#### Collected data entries

────────────────────────────────────────

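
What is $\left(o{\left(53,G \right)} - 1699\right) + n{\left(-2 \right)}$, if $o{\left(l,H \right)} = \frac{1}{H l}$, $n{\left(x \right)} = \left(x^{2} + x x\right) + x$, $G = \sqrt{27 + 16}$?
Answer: $-1693 + \frac{\sqrt{43}}{2279} \approx -1693.0$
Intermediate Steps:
$G = \sqrt{43} \approx 6.5574$
$n{\left(x \right)} = x + 2 x^{2}$ ($n{\left(x \right)} = \left(x^{2} + x^{2}\right) + x = 2 x^{2} + x = x + 2 x^{2}$)
$o{\left(l,H \right)} = \frac{1}{H l}$
$\left(o{\left(53,G \right)} - 1699\right) + n{\left(-2 \right)} = \left(\frac{1}{\sqrt{43} \cdot 53} - 1699\right) - 2 \left(1 + 2 \left(-2\right)\right) = \left(\frac{\sqrt{43}}{43} \cdot \frac{1}{53} - 1699\right) - 2 \left(1 - 4\right) = \left(\frac{\sqrt{43}}{2279} - 1699\right) - -6 = \left(-1699 + \frac{\sqrt{43}}{2279}\right) + 6 = -1693 + \frac{\sqrt{43}}{2279}$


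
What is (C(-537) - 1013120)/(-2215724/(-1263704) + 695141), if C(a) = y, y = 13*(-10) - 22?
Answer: -320118969872/219613669497 ≈ -1.4576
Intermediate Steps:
y = -152 (y = -130 - 22 = -152)
C(a) = -152
(C(-537) - 1013120)/(-2215724/(-1263704) + 695141) = (-152 - 1013120)/(-2215724/(-1263704) + 695141) = -1013272/(-2215724*(-1/1263704) + 695141) = -1013272/(553931/315926 + 695141) = -1013272/219613669497/315926 = -1013272*315926/219613669497 = -320118969872/219613669497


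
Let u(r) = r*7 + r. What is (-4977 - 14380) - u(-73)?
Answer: -18773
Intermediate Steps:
u(r) = 8*r (u(r) = 7*r + r = 8*r)
(-4977 - 14380) - u(-73) = (-4977 - 14380) - 8*(-73) = -19357 - 1*(-584) = -19357 + 584 = -18773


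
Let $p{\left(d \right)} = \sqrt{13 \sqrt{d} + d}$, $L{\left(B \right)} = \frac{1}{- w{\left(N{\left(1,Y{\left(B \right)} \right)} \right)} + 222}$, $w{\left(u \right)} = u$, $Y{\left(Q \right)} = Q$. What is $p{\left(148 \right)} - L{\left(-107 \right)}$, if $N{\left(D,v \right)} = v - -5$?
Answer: $- \frac{1}{324} + \sqrt{148 + 26 \sqrt{37}} \approx 17.494$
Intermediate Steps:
$N{\left(D,v \right)} = 5 + v$ ($N{\left(D,v \right)} = v + 5 = 5 + v$)
$L{\left(B \right)} = \frac{1}{217 - B}$ ($L{\left(B \right)} = \frac{1}{- (5 + B) + 222} = \frac{1}{\left(-5 - B\right) + 222} = \frac{1}{217 - B}$)
$p{\left(d \right)} = \sqrt{d + 13 \sqrt{d}}$
$p{\left(148 \right)} - L{\left(-107 \right)} = \sqrt{148 + 13 \sqrt{148}} - - \frac{1}{-217 - 107} = \sqrt{148 + 13 \cdot 2 \sqrt{37}} - - \frac{1}{-324} = \sqrt{148 + 26 \sqrt{37}} - \left(-1\right) \left(- \frac{1}{324}\right) = \sqrt{148 + 26 \sqrt{37}} - \frac{1}{324} = - \frac{1}{324} + \sqrt{148 + 26 \sqrt{37}}$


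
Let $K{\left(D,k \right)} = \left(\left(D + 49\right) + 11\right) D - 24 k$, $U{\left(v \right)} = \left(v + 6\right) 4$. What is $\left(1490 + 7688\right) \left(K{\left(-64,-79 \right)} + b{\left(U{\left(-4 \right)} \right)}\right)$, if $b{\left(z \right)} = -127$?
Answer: $18585450$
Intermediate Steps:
$U{\left(v \right)} = 24 + 4 v$ ($U{\left(v \right)} = \left(6 + v\right) 4 = 24 + 4 v$)
$K{\left(D,k \right)} = - 24 k + D \left(60 + D\right)$ ($K{\left(D,k \right)} = \left(\left(49 + D\right) + 11\right) D - 24 k = \left(60 + D\right) D - 24 k = D \left(60 + D\right) - 24 k = - 24 k + D \left(60 + D\right)$)
$\left(1490 + 7688\right) \left(K{\left(-64,-79 \right)} + b{\left(U{\left(-4 \right)} \right)}\right) = \left(1490 + 7688\right) \left(\left(\left(-64\right)^{2} - -1896 + 60 \left(-64\right)\right) - 127\right) = 9178 \left(\left(4096 + 1896 - 3840\right) - 127\right) = 9178 \left(2152 - 127\right) = 9178 \cdot 2025 = 18585450$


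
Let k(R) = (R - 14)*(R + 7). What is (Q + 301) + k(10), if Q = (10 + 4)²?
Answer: 429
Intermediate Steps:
k(R) = (-14 + R)*(7 + R)
Q = 196 (Q = 14² = 196)
(Q + 301) + k(10) = (196 + 301) + (-98 + 10² - 7*10) = 497 + (-98 + 100 - 70) = 497 - 68 = 429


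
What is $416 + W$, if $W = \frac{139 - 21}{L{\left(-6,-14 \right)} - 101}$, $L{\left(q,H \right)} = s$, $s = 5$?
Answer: $\frac{19909}{48} \approx 414.77$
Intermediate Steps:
$L{\left(q,H \right)} = 5$
$W = - \frac{59}{48}$ ($W = \frac{139 - 21}{5 - 101} = \frac{118}{-96} = 118 \left(- \frac{1}{96}\right) = - \frac{59}{48} \approx -1.2292$)
$416 + W = 416 - \frac{59}{48} = \frac{19909}{48}$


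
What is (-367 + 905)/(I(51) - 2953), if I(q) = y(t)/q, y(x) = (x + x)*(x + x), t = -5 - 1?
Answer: -9146/50153 ≈ -0.18236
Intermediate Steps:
t = -6
y(x) = 4*x² (y(x) = (2*x)*(2*x) = 4*x²)
I(q) = 144/q (I(q) = (4*(-6)²)/q = (4*36)/q = 144/q)
(-367 + 905)/(I(51) - 2953) = (-367 + 905)/(144/51 - 2953) = 538/(144*(1/51) - 2953) = 538/(48/17 - 2953) = 538/(-50153/17) = 538*(-17/50153) = -9146/50153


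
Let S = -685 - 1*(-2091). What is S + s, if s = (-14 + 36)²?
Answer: 1890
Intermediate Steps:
s = 484 (s = 22² = 484)
S = 1406 (S = -685 + 2091 = 1406)
S + s = 1406 + 484 = 1890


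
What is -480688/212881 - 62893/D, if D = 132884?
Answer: -77264468925/28288478804 ≈ -2.7313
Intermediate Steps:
-480688/212881 - 62893/D = -480688/212881 - 62893/132884 = -77264468925/28288478804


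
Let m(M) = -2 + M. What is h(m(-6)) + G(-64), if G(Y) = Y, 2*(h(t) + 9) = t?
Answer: -77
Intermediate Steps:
h(t) = -9 + t/2
h(m(-6)) + G(-64) = (-9 + (-2 - 6)/2) - 64 = (-9 + (½)*(-8)) - 64 = (-9 - 4) - 64 = -13 - 64 = -77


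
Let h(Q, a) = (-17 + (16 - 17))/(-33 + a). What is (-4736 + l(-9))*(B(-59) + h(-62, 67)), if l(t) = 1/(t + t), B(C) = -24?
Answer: 11849611/102 ≈ 1.1617e+5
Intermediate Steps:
h(Q, a) = -18/(-33 + a) (h(Q, a) = (-17 - 1)/(-33 + a) = -18/(-33 + a))
l(t) = 1/(2*t)
(-4736 + l(-9))*(B(-59) + h(-62, 67)) = (-4736 + (½)/(-9))*(-24 - 18/(-33 + 67)) = (-4736 + (½)*(-⅑))*(-24 - 18/34) = (-4736 - 1/18)*(-24 - 18*1/34) = -85249*(-24 - 9/17)/18 = -85249/18*(-417/17) = 11849611/102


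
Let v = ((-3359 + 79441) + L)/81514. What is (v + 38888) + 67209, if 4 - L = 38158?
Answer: 4324214393/40757 ≈ 1.0610e+5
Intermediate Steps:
L = -38154 (L = 4 - 1*38158 = 4 - 38158 = -38154)
v = 18964/40757 (v = ((-3359 + 79441) - 38154)/81514 = (76082 - 38154)*(1/81514) = 37928*(1/81514) = 18964/40757 ≈ 0.46529)
(v + 38888) + 67209 = (18964/40757 + 38888) + 67209 = 1584977180/40757 + 67209 = 4324214393/40757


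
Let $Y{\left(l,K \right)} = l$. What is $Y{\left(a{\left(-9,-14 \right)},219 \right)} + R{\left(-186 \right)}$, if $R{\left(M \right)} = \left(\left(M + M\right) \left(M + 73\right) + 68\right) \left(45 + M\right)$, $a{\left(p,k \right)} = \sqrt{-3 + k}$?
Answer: $-5936664 + i \sqrt{17} \approx -5.9367 \cdot 10^{6} + 4.1231 i$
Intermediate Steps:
$R{\left(M \right)} = \left(45 + M\right) \left(68 + 2 M \left(73 + M\right)\right)$ ($R{\left(M \right)} = \left(2 M \left(73 + M\right) + 68\right) \left(45 + M\right) = \left(68 + 2 M \left(73 + M\right)\right) \left(45 + M\right) = \left(45 + M\right) \left(68 + 2 M \left(73 + M\right)\right)$)
$Y{\left(a{\left(-9,-14 \right)},219 \right)} + R{\left(-186 \right)} = \sqrt{-3 - 14} + \left(3060 + 2 \left(-186\right)^{3} + 236 \left(-186\right)^{2} + 6638 \left(-186\right)\right) = \sqrt{-17} + \left(3060 + 2 \left(-6434856\right) + 236 \cdot 34596 - 1234668\right) = i \sqrt{17} + \left(3060 - 12869712 + 8164656 - 1234668\right) = i \sqrt{17} - 5936664 = -5936664 + i \sqrt{17}$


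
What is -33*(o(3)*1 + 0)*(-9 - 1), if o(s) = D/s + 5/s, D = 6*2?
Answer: 1870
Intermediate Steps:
D = 12
o(s) = 17/s (o(s) = 12/s + 5/s = 17/s)
-33*(o(3)*1 + 0)*(-9 - 1) = -33*((17/3)*1 + 0)*(-9 - 1) = -33*((17*(⅓))*1 + 0)*(-10) = -33*((17/3)*1 + 0)*(-10) = -33*(17/3 + 0)*(-10) = -187*(-10) = -33*(-170/3) = 1870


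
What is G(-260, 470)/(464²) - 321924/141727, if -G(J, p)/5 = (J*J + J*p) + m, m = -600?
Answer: -943509297/953539256 ≈ -0.98948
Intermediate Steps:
G(J, p) = 3000 - 5*J² - 5*J*p (G(J, p) = -5*((J*J + J*p) - 600) = -5*((J² + J*p) - 600) = -5*(-600 + J² + J*p) = 3000 - 5*J² - 5*J*p)
G(-260, 470)/(464²) - 321924/141727 = (3000 - 5*(-260)² - 5*(-260)*470)/(464²) - 321924/141727 = (3000 - 5*67600 + 611000)/215296 - 321924*1/141727 = (3000 - 338000 + 611000)*(1/215296) - 321924/141727 = 276000*(1/215296) - 321924/141727 = 8625/6728 - 321924/141727 = -943509297/953539256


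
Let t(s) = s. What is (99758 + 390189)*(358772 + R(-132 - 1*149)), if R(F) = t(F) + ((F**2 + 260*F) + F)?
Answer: 178395092117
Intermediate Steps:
R(F) = F**2 + 262*F (R(F) = F + ((F**2 + 260*F) + F) = F + (F**2 + 261*F) = F**2 + 262*F)
(99758 + 390189)*(358772 + R(-132 - 1*149)) = (99758 + 390189)*(358772 + (-132 - 1*149)*(262 + (-132 - 1*149))) = 489947*(358772 + (-132 - 149)*(262 + (-132 - 149))) = 489947*(358772 - 281*(262 - 281)) = 489947*(358772 - 281*(-19)) = 489947*(358772 + 5339) = 489947*364111 = 178395092117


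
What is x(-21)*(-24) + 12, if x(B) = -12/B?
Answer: -12/7 ≈ -1.7143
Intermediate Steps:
x(-21)*(-24) + 12 = -12/(-21)*(-24) + 12 = -12*(-1/21)*(-24) + 12 = (4/7)*(-24) + 12 = -96/7 + 12 = -12/7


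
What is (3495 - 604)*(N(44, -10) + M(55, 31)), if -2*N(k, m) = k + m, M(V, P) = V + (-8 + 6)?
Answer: 104076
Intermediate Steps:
M(V, P) = -2 + V (M(V, P) = V - 2 = -2 + V)
N(k, m) = -k/2 - m/2 (N(k, m) = -(k + m)/2 = -k/2 - m/2)
(3495 - 604)*(N(44, -10) + M(55, 31)) = (3495 - 604)*((-1/2*44 - 1/2*(-10)) + (-2 + 55)) = 2891*((-22 + 5) + 53) = 2891*(-17 + 53) = 2891*36 = 104076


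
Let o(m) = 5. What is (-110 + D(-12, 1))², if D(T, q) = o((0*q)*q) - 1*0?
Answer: 11025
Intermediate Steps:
D(T, q) = 5 (D(T, q) = 5 - 1*0 = 5 + 0 = 5)
(-110 + D(-12, 1))² = (-110 + 5)² = (-105)² = 11025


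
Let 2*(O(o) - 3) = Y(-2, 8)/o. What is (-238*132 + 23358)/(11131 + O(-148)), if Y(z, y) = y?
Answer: -99382/137319 ≈ -0.72373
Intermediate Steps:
O(o) = 3 + 4/o (O(o) = 3 + (8/o)/2 = 3 + 4/o)
(-238*132 + 23358)/(11131 + O(-148)) = (-238*132 + 23358)/(11131 + (3 + 4/(-148))) = (-31416 + 23358)/(11131 + (3 + 4*(-1/148))) = -8058/(11131 + (3 - 1/37)) = -8058/(11131 + 110/37) = -8058/411957/37 = -8058*37/411957 = -99382/137319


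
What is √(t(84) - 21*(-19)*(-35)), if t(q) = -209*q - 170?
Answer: I*√31691 ≈ 178.02*I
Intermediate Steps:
t(q) = -170 - 209*q
√(t(84) - 21*(-19)*(-35)) = √((-170 - 209*84) - 21*(-19)*(-35)) = √((-170 - 17556) + 399*(-35)) = √(-17726 - 13965) = √(-31691) = I*√31691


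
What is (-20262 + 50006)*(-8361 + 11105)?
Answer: 81617536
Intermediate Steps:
(-20262 + 50006)*(-8361 + 11105) = 29744*2744 = 81617536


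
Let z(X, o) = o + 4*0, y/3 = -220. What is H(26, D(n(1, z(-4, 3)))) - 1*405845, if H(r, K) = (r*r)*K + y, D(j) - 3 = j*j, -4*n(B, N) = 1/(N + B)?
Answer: -25886359/64 ≈ -4.0447e+5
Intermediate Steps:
y = -660 (y = 3*(-220) = -660)
z(X, o) = o (z(X, o) = o + 0 = o)
n(B, N) = -1/(4*(B + N)) (n(B, N) = -1/(4*(N + B)) = -1/(4*(B + N)))
D(j) = 3 + j**2 (D(j) = 3 + j*j = 3 + j**2)
H(r, K) = -660 + K*r**2 (H(r, K) = (r*r)*K - 660 = r**2*K - 660 = K*r**2 - 660 = -660 + K*r**2)
H(26, D(n(1, z(-4, 3)))) - 1*405845 = (-660 + (3 + (-1/(4*1 + 4*3))**2)*26**2) - 1*405845 = (-660 + (3 + (-1/(4 + 12))**2)*676) - 405845 = (-660 + (3 + (-1/16)**2)*676) - 405845 = (-660 + (3 + 1/256)*676) - 405845 = (-660 + (769/256)*676) - 405845 = (-660 + 129961/64) - 405845 = 87721/64 - 405845 = -25886359/64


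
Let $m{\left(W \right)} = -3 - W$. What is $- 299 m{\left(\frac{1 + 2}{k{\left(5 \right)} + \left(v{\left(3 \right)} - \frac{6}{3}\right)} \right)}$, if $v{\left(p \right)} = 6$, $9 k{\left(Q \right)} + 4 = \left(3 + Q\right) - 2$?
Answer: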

────────────────────────────────────────

#### The task
Give back exactly the lines from the beginning of the records through the line containing "Answer: $-1693 +", and only those.

#### Result
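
What is $\left(o{\left(53,G \right)} - 1699\right) + n{\left(-2 \right)}$, if $o{\left(l,H \right)} = \frac{1}{H l}$, $n{\left(x \right)} = \left(x^{2} + x x\right) + x$, $G = \sqrt{27 + 16}$?
Answer: $-1693 + \frac{\sqrt{43}}{2279} \approx -1693.0$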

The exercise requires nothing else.